[Opening Provided entries section]

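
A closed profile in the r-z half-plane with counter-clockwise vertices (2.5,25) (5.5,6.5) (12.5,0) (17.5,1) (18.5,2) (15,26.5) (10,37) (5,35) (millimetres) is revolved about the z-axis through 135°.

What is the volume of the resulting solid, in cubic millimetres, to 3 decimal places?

Volume = 9409.512 mm³

Profile (r,z), 8 vertices: (2.5,25) (5.5,6.5) (12.5,0) (17.5,1) (18.5,2) (15,26.5) (10,37) (5,35)
edge 0: (2.5,25)→(5.5,6.5)  cross = 2.5·6.5 − 5.5·25 = -121.2500; (r_i+r_j)·cross = 8·-121.2500 = -970.0000
edge 1: (5.5,6.5)→(12.5,0)  cross = 5.5·0 − 12.5·6.5 = -81.2500; (r_i+r_j)·cross = 18·-81.2500 = -1462.5000
edge 2: (12.5,0)→(17.5,1)  cross = 12.5·1 − 17.5·0 = 12.5000; (r_i+r_j)·cross = 30·12.5000 = 375.0000
edge 3: (17.5,1)→(18.5,2)  cross = 17.5·2 − 18.5·1 = 16.5000; (r_i+r_j)·cross = 36·16.5000 = 594.0000
edge 4: (18.5,2)→(15,26.5)  cross = 18.5·26.5 − 15·2 = 460.2500; (r_i+r_j)·cross = 33.5·460.2500 = 15418.3750
edge 5: (15,26.5)→(10,37)  cross = 15·37 − 10·26.5 = 290.0000; (r_i+r_j)·cross = 25·290.0000 = 7250.0000
edge 6: (10,37)→(5,35)  cross = 10·35 − 5·37 = 165.0000; (r_i+r_j)·cross = 15·165.0000 = 2475.0000
edge 7: (5,35)→(2.5,25)  cross = 5·25 − 2.5·35 = 37.5000; (r_i+r_j)·cross = 7.5·37.5000 = 281.2500
Σcross = 779.2500 → A = |Σcross|/2 = 389.6250 mm²
Σ(r_i+r_j)·cross = 23961.1250 → first moment M = |Σ|/6 = 3993.5208
R_c = M/A = 3993.5208/389.6250 = 10.2497 mm
θ = 135° = 2.356194 rad
V = θ·R_c·A = 2.356194·10.2497·389.6250 = 9409.512 mm³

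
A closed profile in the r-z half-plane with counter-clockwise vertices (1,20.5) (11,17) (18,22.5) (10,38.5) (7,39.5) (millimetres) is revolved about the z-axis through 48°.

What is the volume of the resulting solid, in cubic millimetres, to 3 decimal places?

Volume = 1657.504 mm³

Profile (r,z), 5 vertices: (1,20.5) (11,17) (18,22.5) (10,38.5) (7,39.5)
edge 0: (1,20.5)→(11,17)  cross = 1·17 − 11·20.5 = -208.5000; (r_i+r_j)·cross = 12·-208.5000 = -2502.0000
edge 1: (11,17)→(18,22.5)  cross = 11·22.5 − 18·17 = -58.5000; (r_i+r_j)·cross = 29·-58.5000 = -1696.5000
edge 2: (18,22.5)→(10,38.5)  cross = 18·38.5 − 10·22.5 = 468.0000; (r_i+r_j)·cross = 28·468.0000 = 13104.0000
edge 3: (10,38.5)→(7,39.5)  cross = 10·39.5 − 7·38.5 = 125.5000; (r_i+r_j)·cross = 17·125.5000 = 2133.5000
edge 4: (7,39.5)→(1,20.5)  cross = 7·20.5 − 1·39.5 = 104.0000; (r_i+r_j)·cross = 8·104.0000 = 832.0000
Σcross = 430.5000 → A = |Σcross|/2 = 215.2500 mm²
Σ(r_i+r_j)·cross = 11871.0000 → first moment M = |Σ|/6 = 1978.5000
R_c = M/A = 1978.5000/215.2500 = 9.1916 mm
θ = 48° = 0.837758 rad
V = θ·R_c·A = 0.837758·9.1916·215.2500 = 1657.504 mm³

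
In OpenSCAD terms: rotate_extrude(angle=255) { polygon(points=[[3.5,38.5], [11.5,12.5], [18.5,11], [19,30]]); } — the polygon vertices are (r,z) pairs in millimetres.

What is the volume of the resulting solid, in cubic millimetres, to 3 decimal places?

Volume = 13310.045 mm³

Profile (r,z), 4 vertices: (3.5,38.5) (11.5,12.5) (18.5,11) (19,30)
edge 0: (3.5,38.5)→(11.5,12.5)  cross = 3.5·12.5 − 11.5·38.5 = -399.0000; (r_i+r_j)·cross = 15·-399.0000 = -5985.0000
edge 1: (11.5,12.5)→(18.5,11)  cross = 11.5·11 − 18.5·12.5 = -104.7500; (r_i+r_j)·cross = 30·-104.7500 = -3142.5000
edge 2: (18.5,11)→(19,30)  cross = 18.5·30 − 19·11 = 346.0000; (r_i+r_j)·cross = 37.5·346.0000 = 12975.0000
edge 3: (19,30)→(3.5,38.5)  cross = 19·38.5 − 3.5·30 = 626.5000; (r_i+r_j)·cross = 22.5·626.5000 = 14096.2500
Σcross = 468.7500 → A = |Σcross|/2 = 234.3750 mm²
Σ(r_i+r_j)·cross = 17943.7500 → first moment M = |Σ|/6 = 2990.6250
R_c = M/A = 2990.6250/234.3750 = 12.7600 mm
θ = 255° = 4.450590 rad
V = θ·R_c·A = 4.450590·12.7600·234.3750 = 13310.045 mm³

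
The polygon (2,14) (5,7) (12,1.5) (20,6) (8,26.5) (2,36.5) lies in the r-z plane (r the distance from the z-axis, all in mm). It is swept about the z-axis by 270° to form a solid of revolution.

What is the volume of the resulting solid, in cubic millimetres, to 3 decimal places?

Profile (r,z), 6 vertices: (2,14) (5,7) (12,1.5) (20,6) (8,26.5) (2,36.5)
edge 0: (2,14)→(5,7)  cross = 2·7 − 5·14 = -56.0000; (r_i+r_j)·cross = 7·-56.0000 = -392.0000
edge 1: (5,7)→(12,1.5)  cross = 5·1.5 − 12·7 = -76.5000; (r_i+r_j)·cross = 17·-76.5000 = -1300.5000
edge 2: (12,1.5)→(20,6)  cross = 12·6 − 20·1.5 = 42.0000; (r_i+r_j)·cross = 32·42.0000 = 1344.0000
edge 3: (20,6)→(8,26.5)  cross = 20·26.5 − 8·6 = 482.0000; (r_i+r_j)·cross = 28·482.0000 = 13496.0000
edge 4: (8,26.5)→(2,36.5)  cross = 8·36.5 − 2·26.5 = 239.0000; (r_i+r_j)·cross = 10·239.0000 = 2390.0000
edge 5: (2,36.5)→(2,14)  cross = 2·14 − 2·36.5 = -45.0000; (r_i+r_j)·cross = 4·-45.0000 = -180.0000
Σcross = 585.5000 → A = |Σcross|/2 = 292.7500 mm²
Σ(r_i+r_j)·cross = 15357.5000 → first moment M = |Σ|/6 = 2559.5833
R_c = M/A = 2559.5833/292.7500 = 8.7432 mm
θ = 270° = 4.712389 rad
V = θ·R_c·A = 4.712389·8.7432·292.7500 = 12061.752 mm³

Volume = 12061.752 mm³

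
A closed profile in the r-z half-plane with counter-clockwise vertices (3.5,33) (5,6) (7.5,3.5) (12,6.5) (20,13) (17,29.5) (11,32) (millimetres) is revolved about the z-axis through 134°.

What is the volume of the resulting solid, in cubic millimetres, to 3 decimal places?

Profile (r,z), 7 vertices: (3.5,33) (5,6) (7.5,3.5) (12,6.5) (20,13) (17,29.5) (11,32)
edge 0: (3.5,33)→(5,6)  cross = 3.5·6 − 5·33 = -144.0000; (r_i+r_j)·cross = 8.5·-144.0000 = -1224.0000
edge 1: (5,6)→(7.5,3.5)  cross = 5·3.5 − 7.5·6 = -27.5000; (r_i+r_j)·cross = 12.5·-27.5000 = -343.7500
edge 2: (7.5,3.5)→(12,6.5)  cross = 7.5·6.5 − 12·3.5 = 6.7500; (r_i+r_j)·cross = 19.5·6.7500 = 131.6250
edge 3: (12,6.5)→(20,13)  cross = 12·13 − 20·6.5 = 26.0000; (r_i+r_j)·cross = 32·26.0000 = 832.0000
edge 4: (20,13)→(17,29.5)  cross = 20·29.5 − 17·13 = 369.0000; (r_i+r_j)·cross = 37·369.0000 = 13653.0000
edge 5: (17,29.5)→(11,32)  cross = 17·32 − 11·29.5 = 219.5000; (r_i+r_j)·cross = 28·219.5000 = 6146.0000
edge 6: (11,32)→(3.5,33)  cross = 11·33 − 3.5·32 = 251.0000; (r_i+r_j)·cross = 14.5·251.0000 = 3639.5000
Σcross = 700.7500 → A = |Σcross|/2 = 350.3750 mm²
Σ(r_i+r_j)·cross = 22834.3750 → first moment M = |Σ|/6 = 3805.7292
R_c = M/A = 3805.7292/350.3750 = 10.8619 mm
θ = 134° = 2.338741 rad
V = θ·R_c·A = 2.338741·10.8619·350.3750 = 8900.616 mm³

Volume = 8900.616 mm³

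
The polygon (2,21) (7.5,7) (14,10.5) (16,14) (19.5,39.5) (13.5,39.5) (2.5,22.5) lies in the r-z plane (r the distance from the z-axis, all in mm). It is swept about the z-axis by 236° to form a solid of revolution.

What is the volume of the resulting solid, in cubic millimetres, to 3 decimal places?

Volume = 15749.681 mm³

Profile (r,z), 7 vertices: (2,21) (7.5,7) (14,10.5) (16,14) (19.5,39.5) (13.5,39.5) (2.5,22.5)
edge 0: (2,21)→(7.5,7)  cross = 2·7 − 7.5·21 = -143.5000; (r_i+r_j)·cross = 9.5·-143.5000 = -1363.2500
edge 1: (7.5,7)→(14,10.5)  cross = 7.5·10.5 − 14·7 = -19.2500; (r_i+r_j)·cross = 21.5·-19.2500 = -413.8750
edge 2: (14,10.5)→(16,14)  cross = 14·14 − 16·10.5 = 28.0000; (r_i+r_j)·cross = 30·28.0000 = 840.0000
edge 3: (16,14)→(19.5,39.5)  cross = 16·39.5 − 19.5·14 = 359.0000; (r_i+r_j)·cross = 35.5·359.0000 = 12744.5000
edge 4: (19.5,39.5)→(13.5,39.5)  cross = 19.5·39.5 − 13.5·39.5 = 237.0000; (r_i+r_j)·cross = 33·237.0000 = 7821.0000
edge 5: (13.5,39.5)→(2.5,22.5)  cross = 13.5·22.5 − 2.5·39.5 = 205.0000; (r_i+r_j)·cross = 16·205.0000 = 3280.0000
edge 6: (2.5,22.5)→(2,21)  cross = 2.5·21 − 2·22.5 = 7.5000; (r_i+r_j)·cross = 4.5·7.5000 = 33.7500
Σcross = 673.7500 → A = |Σcross|/2 = 336.8750 mm²
Σ(r_i+r_j)·cross = 22942.1250 → first moment M = |Σ|/6 = 3823.6875
R_c = M/A = 3823.6875/336.8750 = 11.3505 mm
θ = 236° = 4.118977 rad
V = θ·R_c·A = 4.118977·11.3505·336.8750 = 15749.681 mm³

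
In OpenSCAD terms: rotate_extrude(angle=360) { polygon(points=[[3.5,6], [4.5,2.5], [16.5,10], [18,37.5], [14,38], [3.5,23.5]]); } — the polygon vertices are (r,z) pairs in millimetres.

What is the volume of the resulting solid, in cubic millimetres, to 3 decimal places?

Volume = 24251.917 mm³

Profile (r,z), 6 vertices: (3.5,6) (4.5,2.5) (16.5,10) (18,37.5) (14,38) (3.5,23.5)
edge 0: (3.5,6)→(4.5,2.5)  cross = 3.5·2.5 − 4.5·6 = -18.2500; (r_i+r_j)·cross = 8·-18.2500 = -146.0000
edge 1: (4.5,2.5)→(16.5,10)  cross = 4.5·10 − 16.5·2.5 = 3.7500; (r_i+r_j)·cross = 21·3.7500 = 78.7500
edge 2: (16.5,10)→(18,37.5)  cross = 16.5·37.5 − 18·10 = 438.7500; (r_i+r_j)·cross = 34.5·438.7500 = 15136.8750
edge 3: (18,37.5)→(14,38)  cross = 18·38 − 14·37.5 = 159.0000; (r_i+r_j)·cross = 32·159.0000 = 5088.0000
edge 4: (14,38)→(3.5,23.5)  cross = 14·23.5 − 3.5·38 = 196.0000; (r_i+r_j)·cross = 17.5·196.0000 = 3430.0000
edge 5: (3.5,23.5)→(3.5,6)  cross = 3.5·6 − 3.5·23.5 = -61.2500; (r_i+r_j)·cross = 7·-61.2500 = -428.7500
Σcross = 718.0000 → A = |Σcross|/2 = 359.0000 mm²
Σ(r_i+r_j)·cross = 23158.8750 → first moment M = |Σ|/6 = 3859.8125
R_c = M/A = 3859.8125/359.0000 = 10.7516 mm
θ = 360° = 6.283185 rad
V = θ·R_c·A = 6.283185·10.7516·359.0000 = 24251.917 mm³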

[Closing Provided entries section]

> [What the task asks] Go through the records above and copy every line with the word "terms".

> [Exercise answer]
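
In OpenSCAD terms: rotate_extrude(angle=255) { polygon(points=[[3.5,38.5], [11.5,12.5], [18.5,11], [19,30]]); } — the polygon vertices are (r,z) pairs in millimetres.
In OpenSCAD terms: rotate_extrude(angle=360) { polygon(points=[[3.5,6], [4.5,2.5], [16.5,10], [18,37.5], [14,38], [3.5,23.5]]); } — the polygon vertices are (r,z) pairs in millimetres.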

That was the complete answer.